[Records from a data source]
• • • • •

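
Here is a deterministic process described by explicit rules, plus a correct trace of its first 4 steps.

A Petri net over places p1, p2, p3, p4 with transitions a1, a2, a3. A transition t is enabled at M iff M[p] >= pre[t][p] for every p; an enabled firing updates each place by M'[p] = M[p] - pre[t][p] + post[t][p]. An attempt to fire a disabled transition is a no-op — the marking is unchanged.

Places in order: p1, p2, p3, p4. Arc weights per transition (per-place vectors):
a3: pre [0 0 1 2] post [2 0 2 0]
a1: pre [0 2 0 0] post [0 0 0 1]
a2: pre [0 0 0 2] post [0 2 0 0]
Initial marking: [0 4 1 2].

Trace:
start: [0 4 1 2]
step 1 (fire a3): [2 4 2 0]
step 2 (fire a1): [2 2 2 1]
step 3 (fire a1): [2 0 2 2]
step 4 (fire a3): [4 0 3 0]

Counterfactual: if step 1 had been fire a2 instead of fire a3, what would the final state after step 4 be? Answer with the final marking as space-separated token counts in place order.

2 2 2 0

(re-executing from step 1 with the substitution; state before step 1: [0 4 1 2])
step 1 (fire a2): [0 6 1 0]
step 2 (fire a1): [0 4 1 1]
step 3 (fire a1): [0 2 1 2]
step 4 (fire a3): [2 2 2 0]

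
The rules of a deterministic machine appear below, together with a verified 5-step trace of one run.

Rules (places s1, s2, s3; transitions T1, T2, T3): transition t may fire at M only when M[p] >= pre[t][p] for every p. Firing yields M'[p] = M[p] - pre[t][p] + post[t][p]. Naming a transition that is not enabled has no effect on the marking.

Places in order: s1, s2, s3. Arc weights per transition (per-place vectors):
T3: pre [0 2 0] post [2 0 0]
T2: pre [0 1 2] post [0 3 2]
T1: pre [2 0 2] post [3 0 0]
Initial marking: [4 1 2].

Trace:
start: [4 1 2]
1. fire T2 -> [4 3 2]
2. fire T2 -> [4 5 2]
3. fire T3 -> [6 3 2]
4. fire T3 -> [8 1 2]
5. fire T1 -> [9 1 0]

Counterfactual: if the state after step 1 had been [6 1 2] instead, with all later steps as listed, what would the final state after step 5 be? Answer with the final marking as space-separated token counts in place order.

9 1 0

state after step 1 := [6 1 2]
2. fire T2 -> [6 3 2]
3. fire T3 -> [8 1 2]
4. fire T3 -> [8 1 2]
5. fire T1 -> [9 1 0]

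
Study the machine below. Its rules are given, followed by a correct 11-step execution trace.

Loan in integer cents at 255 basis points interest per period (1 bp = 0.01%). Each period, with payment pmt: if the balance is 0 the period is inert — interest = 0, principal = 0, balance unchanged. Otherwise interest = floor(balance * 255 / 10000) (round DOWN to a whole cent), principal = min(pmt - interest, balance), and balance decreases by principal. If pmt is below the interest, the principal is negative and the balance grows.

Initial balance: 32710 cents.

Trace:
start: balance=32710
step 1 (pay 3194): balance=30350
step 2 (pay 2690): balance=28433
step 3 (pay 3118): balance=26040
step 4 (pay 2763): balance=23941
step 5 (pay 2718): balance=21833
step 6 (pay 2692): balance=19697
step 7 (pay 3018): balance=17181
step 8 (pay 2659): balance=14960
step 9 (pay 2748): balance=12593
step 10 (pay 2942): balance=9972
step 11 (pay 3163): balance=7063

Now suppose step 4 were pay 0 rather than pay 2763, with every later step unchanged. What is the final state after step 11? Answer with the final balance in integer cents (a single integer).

10358

(re-executing from step 4 with the substitution; state before step 4: balance=26040)
step 4 (pay 0): balance=26704
step 5 (pay 2718): balance=24666
step 6 (pay 2692): balance=22602
step 7 (pay 3018): balance=20160
step 8 (pay 2659): balance=18015
step 9 (pay 2748): balance=15726
step 10 (pay 2942): balance=13185
step 11 (pay 3163): balance=10358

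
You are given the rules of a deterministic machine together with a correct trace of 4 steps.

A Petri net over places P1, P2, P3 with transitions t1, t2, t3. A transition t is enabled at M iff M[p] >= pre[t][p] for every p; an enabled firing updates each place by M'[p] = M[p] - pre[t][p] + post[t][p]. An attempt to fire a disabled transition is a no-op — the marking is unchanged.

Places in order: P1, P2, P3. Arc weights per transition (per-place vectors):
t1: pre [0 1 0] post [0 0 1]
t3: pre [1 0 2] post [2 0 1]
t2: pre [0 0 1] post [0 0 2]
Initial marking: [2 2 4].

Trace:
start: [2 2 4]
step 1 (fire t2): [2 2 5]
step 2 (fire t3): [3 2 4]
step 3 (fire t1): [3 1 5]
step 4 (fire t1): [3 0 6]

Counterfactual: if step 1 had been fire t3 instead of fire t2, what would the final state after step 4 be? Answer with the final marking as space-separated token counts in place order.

(re-executing from step 1 with the substitution; state before step 1: [2 2 4])
step 1 (fire t3): [3 2 3]
step 2 (fire t3): [4 2 2]
step 3 (fire t1): [4 1 3]
step 4 (fire t1): [4 0 4]

4 0 4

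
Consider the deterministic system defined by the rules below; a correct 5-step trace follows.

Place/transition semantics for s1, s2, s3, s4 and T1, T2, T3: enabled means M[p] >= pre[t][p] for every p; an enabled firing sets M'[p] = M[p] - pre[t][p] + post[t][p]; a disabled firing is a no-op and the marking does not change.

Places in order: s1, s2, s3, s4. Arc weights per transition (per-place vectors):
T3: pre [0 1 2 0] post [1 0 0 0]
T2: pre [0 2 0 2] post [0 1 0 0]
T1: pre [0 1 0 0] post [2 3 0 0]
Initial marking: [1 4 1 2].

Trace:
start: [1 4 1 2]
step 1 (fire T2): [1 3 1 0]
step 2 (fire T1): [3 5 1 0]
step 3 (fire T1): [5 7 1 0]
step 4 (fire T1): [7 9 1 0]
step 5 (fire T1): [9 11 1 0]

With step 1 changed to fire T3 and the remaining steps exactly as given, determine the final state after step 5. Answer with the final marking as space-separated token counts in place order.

9 12 1 2

(re-executing from step 1 with the substitution; state before step 1: [1 4 1 2])
step 1 (fire T3): [1 4 1 2]
step 2 (fire T1): [3 6 1 2]
step 3 (fire T1): [5 8 1 2]
step 4 (fire T1): [7 10 1 2]
step 5 (fire T1): [9 12 1 2]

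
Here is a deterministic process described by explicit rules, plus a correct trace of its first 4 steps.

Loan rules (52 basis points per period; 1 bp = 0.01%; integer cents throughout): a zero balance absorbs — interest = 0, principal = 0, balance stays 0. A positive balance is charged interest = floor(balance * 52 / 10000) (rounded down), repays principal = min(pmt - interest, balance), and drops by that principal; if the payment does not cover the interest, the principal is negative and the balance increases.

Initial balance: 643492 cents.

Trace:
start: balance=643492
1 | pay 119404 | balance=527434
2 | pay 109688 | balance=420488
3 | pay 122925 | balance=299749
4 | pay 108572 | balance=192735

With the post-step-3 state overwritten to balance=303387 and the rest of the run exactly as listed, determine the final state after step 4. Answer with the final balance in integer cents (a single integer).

196392

state after step 3 := balance=303387
4 | pay 108572 | balance=196392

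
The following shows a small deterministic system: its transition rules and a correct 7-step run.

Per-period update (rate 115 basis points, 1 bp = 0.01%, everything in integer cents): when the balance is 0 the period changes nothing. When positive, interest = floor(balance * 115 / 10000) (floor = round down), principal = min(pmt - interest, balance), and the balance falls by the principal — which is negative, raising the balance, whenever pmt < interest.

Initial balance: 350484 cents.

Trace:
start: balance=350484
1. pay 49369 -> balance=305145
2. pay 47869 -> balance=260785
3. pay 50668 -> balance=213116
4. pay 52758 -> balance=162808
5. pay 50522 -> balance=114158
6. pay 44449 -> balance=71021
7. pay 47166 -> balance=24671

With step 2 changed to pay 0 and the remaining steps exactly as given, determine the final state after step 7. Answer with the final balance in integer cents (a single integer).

(re-executing from step 2 with the substitution; state before step 2: balance=305145)
2. pay 0 -> balance=308654
3. pay 50668 -> balance=261535
4. pay 52758 -> balance=211784
5. pay 50522 -> balance=163697
6. pay 44449 -> balance=121130
7. pay 47166 -> balance=75356

75356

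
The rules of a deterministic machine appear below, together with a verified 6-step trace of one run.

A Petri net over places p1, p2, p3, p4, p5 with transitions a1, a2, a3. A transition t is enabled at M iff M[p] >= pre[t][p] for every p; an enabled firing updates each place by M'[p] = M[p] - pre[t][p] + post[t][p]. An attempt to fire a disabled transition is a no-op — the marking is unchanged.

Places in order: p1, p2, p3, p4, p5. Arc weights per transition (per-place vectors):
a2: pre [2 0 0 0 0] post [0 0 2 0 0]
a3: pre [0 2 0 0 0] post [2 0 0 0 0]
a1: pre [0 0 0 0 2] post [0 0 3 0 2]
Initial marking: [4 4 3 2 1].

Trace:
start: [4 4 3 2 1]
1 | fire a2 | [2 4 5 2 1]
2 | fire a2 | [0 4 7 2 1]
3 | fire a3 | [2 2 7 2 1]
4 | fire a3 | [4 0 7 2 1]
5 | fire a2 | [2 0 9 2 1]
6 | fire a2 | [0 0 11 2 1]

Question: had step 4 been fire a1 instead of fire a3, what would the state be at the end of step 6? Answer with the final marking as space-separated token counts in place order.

(re-executing from step 4 with the substitution; state before step 4: [2 2 7 2 1])
4 | fire a1 | [2 2 7 2 1]
5 | fire a2 | [0 2 9 2 1]
6 | fire a2 | [0 2 9 2 1]

0 2 9 2 1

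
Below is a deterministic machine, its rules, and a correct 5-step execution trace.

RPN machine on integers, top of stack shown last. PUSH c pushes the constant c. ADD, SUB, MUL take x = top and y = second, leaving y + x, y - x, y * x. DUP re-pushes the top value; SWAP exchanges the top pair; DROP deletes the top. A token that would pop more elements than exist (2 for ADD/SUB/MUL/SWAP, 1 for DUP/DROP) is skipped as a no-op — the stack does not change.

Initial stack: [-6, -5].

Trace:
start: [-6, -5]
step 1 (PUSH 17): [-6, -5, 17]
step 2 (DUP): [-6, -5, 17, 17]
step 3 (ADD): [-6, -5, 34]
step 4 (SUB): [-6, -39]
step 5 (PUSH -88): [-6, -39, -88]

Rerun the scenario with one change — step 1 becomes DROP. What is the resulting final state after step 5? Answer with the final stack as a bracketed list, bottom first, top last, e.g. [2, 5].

(re-executing from step 1 with the substitution; state before step 1: [-6, -5])
step 1 (DROP): [-6]
step 2 (DUP): [-6, -6]
step 3 (ADD): [-12]
step 4 (SUB): [-12]
step 5 (PUSH -88): [-12, -88]

[-12, -88]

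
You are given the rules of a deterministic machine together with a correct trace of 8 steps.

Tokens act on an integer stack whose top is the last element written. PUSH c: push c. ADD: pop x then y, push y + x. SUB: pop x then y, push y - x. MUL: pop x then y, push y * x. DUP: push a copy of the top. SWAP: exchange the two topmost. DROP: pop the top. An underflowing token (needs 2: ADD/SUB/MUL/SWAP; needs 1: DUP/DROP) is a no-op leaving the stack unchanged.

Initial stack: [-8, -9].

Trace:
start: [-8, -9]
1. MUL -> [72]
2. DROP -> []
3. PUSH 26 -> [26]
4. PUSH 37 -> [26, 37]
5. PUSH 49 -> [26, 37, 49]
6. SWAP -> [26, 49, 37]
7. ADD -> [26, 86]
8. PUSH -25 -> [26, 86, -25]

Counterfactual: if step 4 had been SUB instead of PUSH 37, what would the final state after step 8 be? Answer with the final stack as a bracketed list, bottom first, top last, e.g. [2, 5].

(re-executing from step 4 with the substitution; state before step 4: [26])
4. SUB -> [26]
5. PUSH 49 -> [26, 49]
6. SWAP -> [49, 26]
7. ADD -> [75]
8. PUSH -25 -> [75, -25]

[75, -25]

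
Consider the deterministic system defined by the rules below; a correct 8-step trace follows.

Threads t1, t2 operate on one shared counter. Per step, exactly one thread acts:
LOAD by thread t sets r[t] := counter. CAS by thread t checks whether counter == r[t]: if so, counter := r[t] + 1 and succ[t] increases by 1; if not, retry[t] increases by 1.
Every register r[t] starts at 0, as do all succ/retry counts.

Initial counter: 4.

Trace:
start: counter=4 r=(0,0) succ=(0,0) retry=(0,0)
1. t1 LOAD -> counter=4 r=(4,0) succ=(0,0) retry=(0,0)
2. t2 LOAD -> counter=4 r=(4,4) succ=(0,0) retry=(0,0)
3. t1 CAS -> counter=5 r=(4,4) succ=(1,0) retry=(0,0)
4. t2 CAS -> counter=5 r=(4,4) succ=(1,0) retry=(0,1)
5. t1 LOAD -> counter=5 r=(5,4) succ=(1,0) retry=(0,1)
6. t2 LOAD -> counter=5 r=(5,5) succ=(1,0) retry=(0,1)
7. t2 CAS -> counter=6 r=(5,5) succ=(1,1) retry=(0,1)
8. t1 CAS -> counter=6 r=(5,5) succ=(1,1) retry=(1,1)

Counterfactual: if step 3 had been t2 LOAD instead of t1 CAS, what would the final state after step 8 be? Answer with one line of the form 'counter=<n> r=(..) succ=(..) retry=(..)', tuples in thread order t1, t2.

counter=6 r=(5,5) succ=(0,2) retry=(1,0)

(re-executing from step 3 with the substitution; state before step 3: counter=4 r=(4,4) succ=(0,0) retry=(0,0))
3. t2 LOAD -> counter=4 r=(4,4) succ=(0,0) retry=(0,0)
4. t2 CAS -> counter=5 r=(4,4) succ=(0,1) retry=(0,0)
5. t1 LOAD -> counter=5 r=(5,4) succ=(0,1) retry=(0,0)
6. t2 LOAD -> counter=5 r=(5,5) succ=(0,1) retry=(0,0)
7. t2 CAS -> counter=6 r=(5,5) succ=(0,2) retry=(0,0)
8. t1 CAS -> counter=6 r=(5,5) succ=(0,2) retry=(1,0)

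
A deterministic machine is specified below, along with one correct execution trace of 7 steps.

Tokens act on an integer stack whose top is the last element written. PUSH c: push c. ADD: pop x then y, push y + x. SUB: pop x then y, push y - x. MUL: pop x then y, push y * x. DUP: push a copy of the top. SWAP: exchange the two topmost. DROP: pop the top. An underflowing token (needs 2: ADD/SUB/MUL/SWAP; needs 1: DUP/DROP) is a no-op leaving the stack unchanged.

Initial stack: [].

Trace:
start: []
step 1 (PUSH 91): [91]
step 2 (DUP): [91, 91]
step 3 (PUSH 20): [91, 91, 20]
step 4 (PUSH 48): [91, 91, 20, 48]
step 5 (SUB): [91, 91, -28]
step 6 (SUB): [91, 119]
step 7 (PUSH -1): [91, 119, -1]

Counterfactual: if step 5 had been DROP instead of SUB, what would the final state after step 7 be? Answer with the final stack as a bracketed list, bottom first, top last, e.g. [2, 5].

(re-executing from step 5 with the substitution; state before step 5: [91, 91, 20, 48])
step 5 (DROP): [91, 91, 20]
step 6 (SUB): [91, 71]
step 7 (PUSH -1): [91, 71, -1]

[91, 71, -1]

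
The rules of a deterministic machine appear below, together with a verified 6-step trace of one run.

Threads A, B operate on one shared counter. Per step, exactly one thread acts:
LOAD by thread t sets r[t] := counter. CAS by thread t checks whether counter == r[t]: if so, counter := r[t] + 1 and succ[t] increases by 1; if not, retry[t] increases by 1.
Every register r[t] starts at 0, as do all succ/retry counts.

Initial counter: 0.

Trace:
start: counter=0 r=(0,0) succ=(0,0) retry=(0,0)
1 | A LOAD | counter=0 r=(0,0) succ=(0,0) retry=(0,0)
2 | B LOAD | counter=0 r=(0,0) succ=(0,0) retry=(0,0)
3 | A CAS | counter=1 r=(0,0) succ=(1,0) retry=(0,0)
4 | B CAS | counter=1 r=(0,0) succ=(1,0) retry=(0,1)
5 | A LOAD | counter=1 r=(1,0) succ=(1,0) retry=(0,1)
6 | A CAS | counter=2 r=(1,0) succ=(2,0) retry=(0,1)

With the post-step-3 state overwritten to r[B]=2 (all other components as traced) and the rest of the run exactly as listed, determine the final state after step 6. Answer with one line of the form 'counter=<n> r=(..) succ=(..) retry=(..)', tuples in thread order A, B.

state after step 3 := counter=1 r=(0,2) succ=(1,0) retry=(0,0)
4 | B CAS | counter=1 r=(0,2) succ=(1,0) retry=(0,1)
5 | A LOAD | counter=1 r=(1,2) succ=(1,0) retry=(0,1)
6 | A CAS | counter=2 r=(1,2) succ=(2,0) retry=(0,1)

counter=2 r=(1,2) succ=(2,0) retry=(0,1)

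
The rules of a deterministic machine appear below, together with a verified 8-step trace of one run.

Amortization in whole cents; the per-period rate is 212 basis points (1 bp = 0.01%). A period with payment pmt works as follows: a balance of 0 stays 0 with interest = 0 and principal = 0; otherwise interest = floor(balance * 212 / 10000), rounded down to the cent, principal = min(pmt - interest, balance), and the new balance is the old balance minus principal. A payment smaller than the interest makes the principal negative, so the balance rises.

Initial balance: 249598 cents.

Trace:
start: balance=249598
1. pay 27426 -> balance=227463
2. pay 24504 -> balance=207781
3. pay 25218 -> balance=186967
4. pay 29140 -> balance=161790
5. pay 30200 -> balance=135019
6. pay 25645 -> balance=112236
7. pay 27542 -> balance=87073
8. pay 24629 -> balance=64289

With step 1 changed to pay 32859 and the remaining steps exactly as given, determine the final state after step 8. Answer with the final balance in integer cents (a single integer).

57999

(re-executing from step 1 with the substitution; state before step 1: balance=249598)
1. pay 32859 -> balance=222030
2. pay 24504 -> balance=202233
3. pay 25218 -> balance=181302
4. pay 29140 -> balance=156005
5. pay 30200 -> balance=129112
6. pay 25645 -> balance=106204
7. pay 27542 -> balance=80913
8. pay 24629 -> balance=57999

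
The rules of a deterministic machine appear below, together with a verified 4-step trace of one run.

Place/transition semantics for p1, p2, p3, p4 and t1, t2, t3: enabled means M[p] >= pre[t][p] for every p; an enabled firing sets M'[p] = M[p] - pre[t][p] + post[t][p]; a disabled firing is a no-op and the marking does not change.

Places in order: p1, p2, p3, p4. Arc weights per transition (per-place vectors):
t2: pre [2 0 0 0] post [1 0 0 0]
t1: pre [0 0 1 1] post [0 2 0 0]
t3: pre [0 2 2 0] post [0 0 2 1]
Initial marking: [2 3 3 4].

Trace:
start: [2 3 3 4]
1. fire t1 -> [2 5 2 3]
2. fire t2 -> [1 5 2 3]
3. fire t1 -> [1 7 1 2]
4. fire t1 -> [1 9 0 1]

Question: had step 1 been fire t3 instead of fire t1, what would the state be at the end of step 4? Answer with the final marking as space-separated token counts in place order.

(re-executing from step 1 with the substitution; state before step 1: [2 3 3 4])
1. fire t3 -> [2 1 3 5]
2. fire t2 -> [1 1 3 5]
3. fire t1 -> [1 3 2 4]
4. fire t1 -> [1 5 1 3]

1 5 1 3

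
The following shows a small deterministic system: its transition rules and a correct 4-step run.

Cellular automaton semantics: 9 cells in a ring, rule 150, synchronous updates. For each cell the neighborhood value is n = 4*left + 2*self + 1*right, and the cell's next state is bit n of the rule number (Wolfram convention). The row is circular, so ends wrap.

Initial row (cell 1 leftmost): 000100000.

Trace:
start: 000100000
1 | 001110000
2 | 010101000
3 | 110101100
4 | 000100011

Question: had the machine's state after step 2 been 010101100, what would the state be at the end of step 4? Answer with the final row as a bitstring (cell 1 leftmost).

000110110

state after step 2 := 010101100
3 | 110100010
4 | 000110110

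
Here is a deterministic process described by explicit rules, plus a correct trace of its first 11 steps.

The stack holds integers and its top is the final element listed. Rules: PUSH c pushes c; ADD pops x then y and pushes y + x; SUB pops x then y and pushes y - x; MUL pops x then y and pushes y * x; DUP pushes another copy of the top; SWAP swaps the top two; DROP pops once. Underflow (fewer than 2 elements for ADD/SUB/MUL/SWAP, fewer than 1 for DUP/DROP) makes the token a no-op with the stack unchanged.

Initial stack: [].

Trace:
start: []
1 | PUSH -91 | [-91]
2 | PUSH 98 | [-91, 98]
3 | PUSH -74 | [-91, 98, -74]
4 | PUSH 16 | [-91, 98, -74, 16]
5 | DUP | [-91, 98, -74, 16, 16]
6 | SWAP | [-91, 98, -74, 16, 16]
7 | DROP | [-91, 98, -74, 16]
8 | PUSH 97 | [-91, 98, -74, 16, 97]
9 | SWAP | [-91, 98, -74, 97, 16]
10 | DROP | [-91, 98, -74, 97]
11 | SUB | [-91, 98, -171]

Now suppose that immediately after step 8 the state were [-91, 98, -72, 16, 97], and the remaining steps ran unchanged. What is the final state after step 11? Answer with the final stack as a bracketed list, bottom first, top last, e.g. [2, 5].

[-91, 98, -169]

state after step 8 := [-91, 98, -72, 16, 97]
9 | SWAP | [-91, 98, -72, 97, 16]
10 | DROP | [-91, 98, -72, 97]
11 | SUB | [-91, 98, -169]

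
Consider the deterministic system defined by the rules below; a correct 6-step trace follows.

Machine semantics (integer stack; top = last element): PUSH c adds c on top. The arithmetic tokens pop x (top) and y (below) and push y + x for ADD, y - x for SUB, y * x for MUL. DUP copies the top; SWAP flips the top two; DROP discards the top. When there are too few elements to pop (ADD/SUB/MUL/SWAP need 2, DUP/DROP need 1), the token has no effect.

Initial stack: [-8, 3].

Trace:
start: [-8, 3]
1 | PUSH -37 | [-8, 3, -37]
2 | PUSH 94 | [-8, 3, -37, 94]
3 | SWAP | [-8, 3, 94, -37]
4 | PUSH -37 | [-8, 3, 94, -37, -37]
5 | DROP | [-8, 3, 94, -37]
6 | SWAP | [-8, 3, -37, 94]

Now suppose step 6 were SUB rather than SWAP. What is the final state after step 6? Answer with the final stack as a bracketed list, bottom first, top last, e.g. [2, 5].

[-8, 3, 131]

(re-executing from step 6 with the substitution; state before step 6: [-8, 3, 94, -37])
6 | SUB | [-8, 3, 131]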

• • • • •

- TO DO
With the first line being the one containing "5 | A LOAD | counter=1 r=(1,0)" and the last line the one containing "8. pay 24629 -> balance=64289", transcribe exactly the lines above that fall in that range.

- RESPONSE AREA
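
5 | A LOAD | counter=1 r=(1,0) succ=(1,0) retry=(0,1)
6 | A CAS | counter=2 r=(1,0) succ=(2,0) retry=(0,1)

With the post-step-3 state overwritten to r[B]=2 (all other components as traced) and the rest of the run exactly as listed, determine the final state after step 6. Answer with one line of the form 'counter=<n> r=(..) succ=(..) retry=(..)', tuples in thread order A, B.

state after step 3 := counter=1 r=(0,2) succ=(1,0) retry=(0,0)
4 | B CAS | counter=1 r=(0,2) succ=(1,0) retry=(0,1)
5 | A LOAD | counter=1 r=(1,2) succ=(1,0) retry=(0,1)
6 | A CAS | counter=2 r=(1,2) succ=(2,0) retry=(0,1)

counter=2 r=(1,2) succ=(2,0) retry=(0,1)

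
The rules of a deterministic machine appear below, together with a verified 8-step trace of one run.

Amortization in whole cents; the per-period rate is 212 basis points (1 bp = 0.01%). A period with payment pmt works as follows: a balance of 0 stays 0 with interest = 0 and principal = 0; otherwise interest = floor(balance * 212 / 10000), rounded down to the cent, principal = min(pmt - interest, balance), and the new balance is the old balance minus principal. A payment smaller than the interest makes the principal negative, so the balance rises.

Initial balance: 249598 cents.

Trace:
start: balance=249598
1. pay 27426 -> balance=227463
2. pay 24504 -> balance=207781
3. pay 25218 -> balance=186967
4. pay 29140 -> balance=161790
5. pay 30200 -> balance=135019
6. pay 25645 -> balance=112236
7. pay 27542 -> balance=87073
8. pay 24629 -> balance=64289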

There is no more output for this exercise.